TASK DESCRIPTION:
Pull out every line below that contains the word "than".

DATA TO PROCESS:
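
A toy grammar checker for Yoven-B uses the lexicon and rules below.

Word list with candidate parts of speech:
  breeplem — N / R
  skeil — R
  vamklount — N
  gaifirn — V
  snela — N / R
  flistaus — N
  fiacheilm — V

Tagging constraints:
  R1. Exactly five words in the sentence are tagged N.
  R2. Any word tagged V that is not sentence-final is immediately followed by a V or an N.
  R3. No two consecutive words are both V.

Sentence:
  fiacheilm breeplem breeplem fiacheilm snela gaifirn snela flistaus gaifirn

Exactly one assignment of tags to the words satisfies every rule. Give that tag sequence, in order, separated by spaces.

Candidates per position — 1:fiacheilm {V}; 2:breeplem {N,R}; 3:breeplem {N,R}; 4:fiacheilm {V}; 5:snela {N,R}; 6:gaifirn {V}; 7:snela {N,R}; 8:flistaus {N}; 9:gaifirn {V}.
At position 2, choosing R makes rule 1 impossible to satisfy; hence N.
At position 3, choosing R makes rule 1 impossible to satisfy; hence N.
At position 5, choosing R makes rule 1 impossible to satisfy; hence N.
At position 7, choosing R makes rule 1 impossible to satisfy; hence N.
The only consistent sequence is: V N N V N V N N V.
Verifying each rule — rule 1 holds; rule 2 holds; rule 3 holds.

V N N V N V N N V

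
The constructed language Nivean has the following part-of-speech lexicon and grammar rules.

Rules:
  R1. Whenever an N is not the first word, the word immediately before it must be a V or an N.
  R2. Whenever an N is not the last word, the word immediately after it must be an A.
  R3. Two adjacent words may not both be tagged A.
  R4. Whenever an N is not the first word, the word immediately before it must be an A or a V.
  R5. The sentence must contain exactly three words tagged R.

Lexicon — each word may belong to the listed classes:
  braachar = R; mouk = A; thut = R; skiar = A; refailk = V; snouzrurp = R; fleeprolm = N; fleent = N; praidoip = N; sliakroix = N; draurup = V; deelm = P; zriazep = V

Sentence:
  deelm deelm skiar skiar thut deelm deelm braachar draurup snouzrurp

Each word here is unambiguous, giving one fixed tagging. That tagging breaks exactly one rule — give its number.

Fixed tagging: P P A A R P P R V R.
Applying the rules: R1 ✓, R2 ✓, R3 ✗, R4 ✓, R5 ✓.
Only rule 3 fails.

3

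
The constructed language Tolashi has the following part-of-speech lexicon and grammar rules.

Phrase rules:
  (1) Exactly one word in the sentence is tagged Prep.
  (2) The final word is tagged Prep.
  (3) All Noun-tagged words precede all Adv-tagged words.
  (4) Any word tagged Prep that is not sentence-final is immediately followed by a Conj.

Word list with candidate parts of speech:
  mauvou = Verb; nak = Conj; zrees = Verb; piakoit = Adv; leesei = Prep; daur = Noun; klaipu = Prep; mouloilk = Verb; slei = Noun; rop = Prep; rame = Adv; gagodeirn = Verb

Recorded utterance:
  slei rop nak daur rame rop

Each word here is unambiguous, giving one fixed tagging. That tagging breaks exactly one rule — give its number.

1

Fixed tagging: Noun Prep Conj Noun Adv Prep.
Rule check: R1 fails, R2 ok, R3 ok, R4 ok.
Only rule 1 fails.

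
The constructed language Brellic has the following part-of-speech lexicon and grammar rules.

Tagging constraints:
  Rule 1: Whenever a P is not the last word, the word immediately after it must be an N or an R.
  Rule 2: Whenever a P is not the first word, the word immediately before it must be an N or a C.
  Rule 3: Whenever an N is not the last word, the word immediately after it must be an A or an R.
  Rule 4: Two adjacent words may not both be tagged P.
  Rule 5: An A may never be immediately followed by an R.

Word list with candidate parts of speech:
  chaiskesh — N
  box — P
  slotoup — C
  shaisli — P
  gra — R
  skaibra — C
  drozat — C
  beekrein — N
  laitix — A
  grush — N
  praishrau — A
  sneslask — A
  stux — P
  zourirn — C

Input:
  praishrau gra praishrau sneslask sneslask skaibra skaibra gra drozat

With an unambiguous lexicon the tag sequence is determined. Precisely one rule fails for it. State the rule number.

5

Fixed tagging: A R A A A C C R C.
Checking each rule: R1 pass, R2 pass, R3 pass, R4 pass, R5 fail.
Only rule 5 fails.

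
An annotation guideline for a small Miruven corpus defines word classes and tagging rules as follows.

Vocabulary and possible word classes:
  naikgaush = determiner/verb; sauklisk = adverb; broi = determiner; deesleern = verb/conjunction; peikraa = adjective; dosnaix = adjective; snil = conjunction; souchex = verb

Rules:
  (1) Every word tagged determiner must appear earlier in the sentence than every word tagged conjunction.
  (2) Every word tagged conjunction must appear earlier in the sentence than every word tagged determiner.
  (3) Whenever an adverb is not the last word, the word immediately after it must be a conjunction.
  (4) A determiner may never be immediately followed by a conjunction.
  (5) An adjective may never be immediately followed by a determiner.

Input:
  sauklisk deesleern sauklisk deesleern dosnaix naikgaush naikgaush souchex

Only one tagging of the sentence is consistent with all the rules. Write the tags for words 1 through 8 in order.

Candidates per position — 1:sauklisk {adverb}; 2:deesleern {verb,conjunction}; 3:sauklisk {adverb}; 4:deesleern {verb,conjunction}; 5:dosnaix {adjective}; 6:naikgaush {determiner,verb}; 7:naikgaush {determiner,verb}; 8:souchex {verb}.
At position 2, choosing verb makes rule 3 impossible to satisfy; hence conjunction.
At position 4, choosing verb makes rule 3 impossible to satisfy; hence conjunction.
At position 6, choosing determiner makes rule 1 impossible to satisfy; hence verb.
At position 7, choosing determiner makes rule 1 impossible to satisfy; hence verb.
That leaves exactly one tagging: adverb conjunction adverb conjunction adjective verb verb verb.
Checking: rule 1 holds; rule 2 holds; rule 3 holds; rule 4 holds; rule 5 holds.

adverb conjunction adverb conjunction adjective verb verb verb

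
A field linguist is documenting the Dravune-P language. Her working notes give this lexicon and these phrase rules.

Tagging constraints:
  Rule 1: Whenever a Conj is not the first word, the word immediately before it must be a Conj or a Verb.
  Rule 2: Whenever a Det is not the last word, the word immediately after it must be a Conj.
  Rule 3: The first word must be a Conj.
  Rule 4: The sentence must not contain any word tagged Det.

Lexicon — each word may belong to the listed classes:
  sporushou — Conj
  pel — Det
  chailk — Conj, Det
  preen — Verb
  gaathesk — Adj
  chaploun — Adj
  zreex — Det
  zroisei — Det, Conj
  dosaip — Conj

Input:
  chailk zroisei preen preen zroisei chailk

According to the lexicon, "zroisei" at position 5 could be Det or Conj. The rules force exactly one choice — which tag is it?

Candidates per position — 1:chailk {Conj,Det}; 2:zroisei {Det,Conj}; 3:preen {Verb}; 4:preen {Verb}; 5:zroisei {Det,Conj}; 6:chailk {Conj,Det}.
At position 1, choosing Det makes rule 3 impossible to satisfy; hence Conj.
At position 2, choosing Det makes rule 2 impossible to satisfy; hence Conj.
At position 5, choosing Det makes rule 4 impossible to satisfy; hence Conj.
At position 6, choosing Det makes rule 4 impossible to satisfy; hence Conj.
The unique satisfying tagging is: Conj Conj Verb Verb Conj Conj.
Rule-by-rule: rule 1 holds; rule 2 holds; rule 3 holds; rule 4 holds.

Conj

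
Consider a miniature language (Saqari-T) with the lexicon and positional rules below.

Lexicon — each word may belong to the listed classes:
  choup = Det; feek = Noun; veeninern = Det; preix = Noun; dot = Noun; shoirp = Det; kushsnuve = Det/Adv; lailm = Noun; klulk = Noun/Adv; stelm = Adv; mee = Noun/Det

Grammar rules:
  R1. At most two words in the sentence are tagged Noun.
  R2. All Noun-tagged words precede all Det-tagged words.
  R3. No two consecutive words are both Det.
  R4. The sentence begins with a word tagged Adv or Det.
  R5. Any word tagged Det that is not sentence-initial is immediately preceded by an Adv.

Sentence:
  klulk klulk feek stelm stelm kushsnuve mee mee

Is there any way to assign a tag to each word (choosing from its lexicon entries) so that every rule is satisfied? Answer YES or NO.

Candidates per position — 1:klulk {Noun,Adv}; 2:klulk {Noun,Adv}; 3:feek {Noun}; 4:stelm {Adv}; 5:stelm {Adv}; 6:kushsnuve {Det,Adv}; 7:mee {Noun,Det}; 8:mee {Noun,Det}.
Every candidate sequence violates at least one rule; no consistent tagging exists.

NO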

TASK RESULT:
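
  (1) Every word tagged determiner must appear earlier in the sentence than every word tagged conjunction.
  (2) Every word tagged conjunction must appear earlier in the sentence than every word tagged determiner.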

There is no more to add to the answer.